Exercise => Copy out all of the data exactly as it appears.
Source data Block Start
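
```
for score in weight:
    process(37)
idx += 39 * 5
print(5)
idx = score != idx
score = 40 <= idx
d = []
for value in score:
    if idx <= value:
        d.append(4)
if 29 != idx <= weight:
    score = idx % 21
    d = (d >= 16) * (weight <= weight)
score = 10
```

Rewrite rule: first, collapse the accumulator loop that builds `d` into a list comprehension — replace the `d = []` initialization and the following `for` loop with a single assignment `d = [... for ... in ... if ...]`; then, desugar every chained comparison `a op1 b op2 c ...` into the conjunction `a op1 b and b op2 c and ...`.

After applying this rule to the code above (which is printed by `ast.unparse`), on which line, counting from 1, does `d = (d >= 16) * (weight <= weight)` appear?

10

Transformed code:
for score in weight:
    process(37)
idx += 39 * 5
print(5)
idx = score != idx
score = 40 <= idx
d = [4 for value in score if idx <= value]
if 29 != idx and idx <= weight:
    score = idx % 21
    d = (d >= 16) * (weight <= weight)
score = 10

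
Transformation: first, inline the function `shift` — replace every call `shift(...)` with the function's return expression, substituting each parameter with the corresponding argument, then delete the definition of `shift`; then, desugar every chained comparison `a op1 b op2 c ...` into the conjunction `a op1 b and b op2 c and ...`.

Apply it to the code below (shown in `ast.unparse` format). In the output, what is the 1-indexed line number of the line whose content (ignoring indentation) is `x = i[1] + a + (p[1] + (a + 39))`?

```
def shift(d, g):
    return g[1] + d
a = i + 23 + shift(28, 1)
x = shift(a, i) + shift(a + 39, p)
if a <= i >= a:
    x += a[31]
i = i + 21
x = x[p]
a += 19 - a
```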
Source data Block End
Task output =>
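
```
for score in weight:
    process(37)
idx += 39 * 5
print(5)
idx = score != idx
score = 40 <= idx
d = []
for value in score:
    if idx <= value:
        d.append(4)
if 29 != idx <= weight:
    score = idx % 21
    d = (d >= 16) * (weight <= weight)
score = 10
```

Rewrite rule: first, collapse the accumulator loop that builds `d` into a list comprehension — replace the `d = []` initialization and the following `for` loop with a single assignment `d = [... for ... in ... if ...]`; then, desugar every chained comparison `a op1 b op2 c ...` into the conjunction `a op1 b and b op2 c and ...`.

After applying this rule to the code above (which is printed by `ast.unparse`), on which line, counting from 1, does `d = (d >= 16) * (weight <= weight)` appear?

10

Transformed code:
for score in weight:
    process(37)
idx += 39 * 5
print(5)
idx = score != idx
score = 40 <= idx
d = [4 for value in score if idx <= value]
if 29 != idx and idx <= weight:
    score = idx % 21
    d = (d >= 16) * (weight <= weight)
score = 10

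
Transformation: first, inline the function `shift` — replace every call `shift(...)` with the function's return expression, substituting each parameter with the corresponding argument, then delete the definition of `shift`; then, desugar every chained comparison `a op1 b op2 c ...` into the conjunction `a op1 b and b op2 c and ...`.

Apply it to the code below (shown in `ast.unparse` format). In the output, what is the 1-indexed line number of the line whose content (ignoring indentation) is `x = i[1] + a + (p[1] + (a + 39))`?

```
def shift(d, g):
    return g[1] + d
a = i + 23 + shift(28, 1)
x = shift(a, i) + shift(a + 39, p)
if a <= i >= a:
    x += a[31]
i = i + 21
x = x[p]
a += 19 - a
```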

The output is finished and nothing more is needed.